Items listed in a dataset
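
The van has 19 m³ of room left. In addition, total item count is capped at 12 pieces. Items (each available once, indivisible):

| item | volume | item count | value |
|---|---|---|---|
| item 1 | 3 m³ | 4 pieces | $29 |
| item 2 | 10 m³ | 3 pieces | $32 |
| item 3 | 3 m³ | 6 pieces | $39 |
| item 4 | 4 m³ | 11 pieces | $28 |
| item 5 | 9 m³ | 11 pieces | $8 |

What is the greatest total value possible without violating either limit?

$71

Feasible sets respecting both limits:
- item 2+item 3: volume 13, item count 9, value 71
- item 1+item 3: volume 6, item count 10, value 68
- item 1+item 2: volume 13, item count 7, value 61
- item 3: volume 3, item count 6, value 39
Best: $71.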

• [WHAT YOU ARE ASKED TO DO]: Look through the entries and return every line where "pieces" appears.

• [YOUR RESPONSE]:
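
The van has 19 m³ of room left. In addition, total item count is capped at 12 pieces. Items (each available once, indivisible):
| item 1 | 3 m³ | 4 pieces | $29 |
| item 2 | 10 m³ | 3 pieces | $32 |
| item 3 | 3 m³ | 6 pieces | $39 |
| item 4 | 4 m³ | 11 pieces | $28 |
| item 5 | 9 m³ | 11 pieces | $8 |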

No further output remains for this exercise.